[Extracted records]
^^^^^^^^
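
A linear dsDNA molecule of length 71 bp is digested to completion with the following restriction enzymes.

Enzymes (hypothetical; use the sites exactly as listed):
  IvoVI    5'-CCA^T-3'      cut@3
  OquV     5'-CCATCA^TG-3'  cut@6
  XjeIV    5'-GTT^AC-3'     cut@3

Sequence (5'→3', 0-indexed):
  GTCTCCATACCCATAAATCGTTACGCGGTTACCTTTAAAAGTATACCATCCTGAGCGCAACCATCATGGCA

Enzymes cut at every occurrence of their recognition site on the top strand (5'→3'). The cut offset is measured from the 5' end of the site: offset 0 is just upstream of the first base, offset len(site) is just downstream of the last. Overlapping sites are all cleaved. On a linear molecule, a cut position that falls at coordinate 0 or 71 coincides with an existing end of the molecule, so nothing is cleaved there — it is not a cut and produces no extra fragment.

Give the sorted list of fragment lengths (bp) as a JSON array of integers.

Site scan:
  IvoVI (CCAT, off=3): starts [4, 10, 45, 60] → cuts [7, 13, 48, 63]
  OquV (CCATCATG, off=6): starts [60] → cuts [66]
  XjeIV (GTTAC, off=3): starts [19, 27] → cuts [22, 30]

All cut coordinates (distinct, sorted): [7, 13, 22, 30, 48, 63, 66]

Fragments:
  [0,7): 7 bp
  [7,13): 6 bp
  [13,22): 9 bp
  [22,30): 8 bp
  [30,48): 18 bp
  [48,63): 15 bp
  [63,66): 3 bp
  [66,71): 5 bp

[3,5,6,7,8,9,15,18]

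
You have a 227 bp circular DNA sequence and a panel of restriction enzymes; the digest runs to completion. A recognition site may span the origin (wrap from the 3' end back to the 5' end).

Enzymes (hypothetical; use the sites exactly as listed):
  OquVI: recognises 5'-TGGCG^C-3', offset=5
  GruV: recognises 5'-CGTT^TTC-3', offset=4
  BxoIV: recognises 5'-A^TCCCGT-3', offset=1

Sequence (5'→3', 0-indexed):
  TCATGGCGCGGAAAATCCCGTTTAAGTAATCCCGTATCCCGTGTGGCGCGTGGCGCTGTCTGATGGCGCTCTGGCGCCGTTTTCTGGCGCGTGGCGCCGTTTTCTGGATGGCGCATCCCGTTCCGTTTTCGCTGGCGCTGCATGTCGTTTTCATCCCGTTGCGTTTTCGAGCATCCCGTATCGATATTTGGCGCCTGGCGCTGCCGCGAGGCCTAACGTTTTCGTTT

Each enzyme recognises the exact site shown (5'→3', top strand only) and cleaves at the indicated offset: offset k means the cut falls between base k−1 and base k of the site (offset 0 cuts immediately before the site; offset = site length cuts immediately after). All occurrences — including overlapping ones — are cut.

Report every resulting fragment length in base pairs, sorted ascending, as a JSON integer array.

Site scan:
  OquVI (TGGCGC, off=5): starts [3, 43, 50, 63, 71, 84, 91, 108, 132, 188, 195] → cuts [8, 48, 55, 68, 76, 89, 96, 113, 137, 193, 200]
  GruV (CGTTTTC, off=4): starts [77, 97, 123, 145, 161, 216, 222] → cuts [81, 101, 127, 149, 165, 220, 226]
  BxoIV (ATCCCGT, off=1): starts [14, 28, 35, 114, 152, 172] → cuts [15, 29, 36, 115, 153, 173]

Pooled cuts: [8, 15, 29, 36, 48, 55, 68, 76, 81, 89, 96, 101, 113, 115, 127, 137, 149, 153, 165, 173, 193, 200, 220, 226]

Fragment lengths:
  8→15: 7 bp
  15→29: 14 bp
  29→36: 7 bp
  36→48: 12 bp
  48→55: 7 bp
  55→68: 13 bp
  68→76: 8 bp
  76→81: 5 bp
  81→89: 8 bp
  89→96: 7 bp
  96→101: 5 bp
  101→113: 12 bp
  113→115: 2 bp
  115→127: 12 bp
  127→137: 10 bp
  137→149: 12 bp
  149→153: 4 bp
  153→165: 12 bp
  165→173: 8 bp
  173→193: 20 bp
  193→200: 7 bp
  200→220: 20 bp
  220→226: 6 bp
  226→8 (wrap): 227-226+8 = 9 bp

[2,4,5,5,6,7,7,7,7,7,8,8,8,9,10,12,12,12,12,12,13,14,20,20]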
^^^^^^^^
- **About this task**
With no additions or omissions, transcribe every record.

- **Output of the task**
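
A linear dsDNA molecule of length 71 bp is digested to completion with the following restriction enzymes.

Enzymes (hypothetical; use the sites exactly as listed):
  IvoVI    5'-CCA^T-3'      cut@3
  OquV     5'-CCATCA^TG-3'  cut@6
  XjeIV    5'-GTT^AC-3'     cut@3

Sequence (5'→3', 0-indexed):
  GTCTCCATACCCATAAATCGTTACGCGGTTACCTTTAAAAGTATACCATCCTGAGCGCAACCATCATGGCA

Enzymes cut at every occurrence of their recognition site on the top strand (5'→3'). The cut offset is measured from the 5' end of the site: offset 0 is just upstream of the first base, offset len(site) is just downstream of the last. Overlapping sites are all cleaved. On a linear molecule, a cut position that falls at coordinate 0 or 71 coincides with an existing end of the molecule, so nothing is cleaved there — it is not a cut and produces no extra fragment.

Give the sorted list of fragment lengths (bp) as a JSON array of integers.

Site scan:
  IvoVI (CCAT, off=3): starts [4, 10, 45, 60] → cuts [7, 13, 48, 63]
  OquV (CCATCATG, off=6): starts [60] → cuts [66]
  XjeIV (GTTAC, off=3): starts [19, 27] → cuts [22, 30]

All cut coordinates (distinct, sorted): [7, 13, 22, 30, 48, 63, 66]

Fragments:
  [0,7): 7 bp
  [7,13): 6 bp
  [13,22): 9 bp
  [22,30): 8 bp
  [30,48): 18 bp
  [48,63): 15 bp
  [63,66): 3 bp
  [66,71): 5 bp

[3,5,6,7,8,9,15,18]

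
You have a 227 bp circular DNA sequence and a panel of restriction enzymes; the digest runs to completion. A recognition site may span the origin (wrap from the 3' end back to the 5' end).

Enzymes (hypothetical; use the sites exactly as listed):
  OquVI: recognises 5'-TGGCG^C-3', offset=5
  GruV: recognises 5'-CGTT^TTC-3', offset=4
  BxoIV: recognises 5'-A^TCCCGT-3', offset=1

Sequence (5'→3', 0-indexed):
  TCATGGCGCGGAAAATCCCGTTTAAGTAATCCCGTATCCCGTGTGGCGCGTGGCGCTGTCTGATGGCGCTCTGGCGCCGTTTTCTGGCGCGTGGCGCCGTTTTCTGGATGGCGCATCCCGTTCCGTTTTCGCTGGCGCTGCATGTCGTTTTCATCCCGTTGCGTTTTCGAGCATCCCGTATCGATATTTGGCGCCTGGCGCTGCCGCGAGGCCTAACGTTTTCGTTT

Each enzyme recognises the exact site shown (5'→3', top strand only) and cleaves at the indicated offset: offset k means the cut falls between base k−1 and base k of the site (offset 0 cuts immediately before the site; offset = site length cuts immediately after). All occurrences — including overlapping ones — are cut.

Report every resulting fragment length in base pairs, sorted ascending, as a JSON integer array.

Site scan:
  OquVI (TGGCGC, off=5): starts [3, 43, 50, 63, 71, 84, 91, 108, 132, 188, 195] → cuts [8, 48, 55, 68, 76, 89, 96, 113, 137, 193, 200]
  GruV (CGTTTTC, off=4): starts [77, 97, 123, 145, 161, 216, 222] → cuts [81, 101, 127, 149, 165, 220, 226]
  BxoIV (ATCCCGT, off=1): starts [14, 28, 35, 114, 152, 172] → cuts [15, 29, 36, 115, 153, 173]

Pooled cuts: [8, 15, 29, 36, 48, 55, 68, 76, 81, 89, 96, 101, 113, 115, 127, 137, 149, 153, 165, 173, 193, 200, 220, 226]

Fragment lengths:
  8→15: 7 bp
  15→29: 14 bp
  29→36: 7 bp
  36→48: 12 bp
  48→55: 7 bp
  55→68: 13 bp
  68→76: 8 bp
  76→81: 5 bp
  81→89: 8 bp
  89→96: 7 bp
  96→101: 5 bp
  101→113: 12 bp
  113→115: 2 bp
  115→127: 12 bp
  127→137: 10 bp
  137→149: 12 bp
  149→153: 4 bp
  153→165: 12 bp
  165→173: 8 bp
  173→193: 20 bp
  193→200: 7 bp
  200→220: 20 bp
  220→226: 6 bp
  226→8 (wrap): 227-226+8 = 9 bp

[2,4,5,5,6,7,7,7,7,7,8,8,8,9,10,12,12,12,12,12,13,14,20,20]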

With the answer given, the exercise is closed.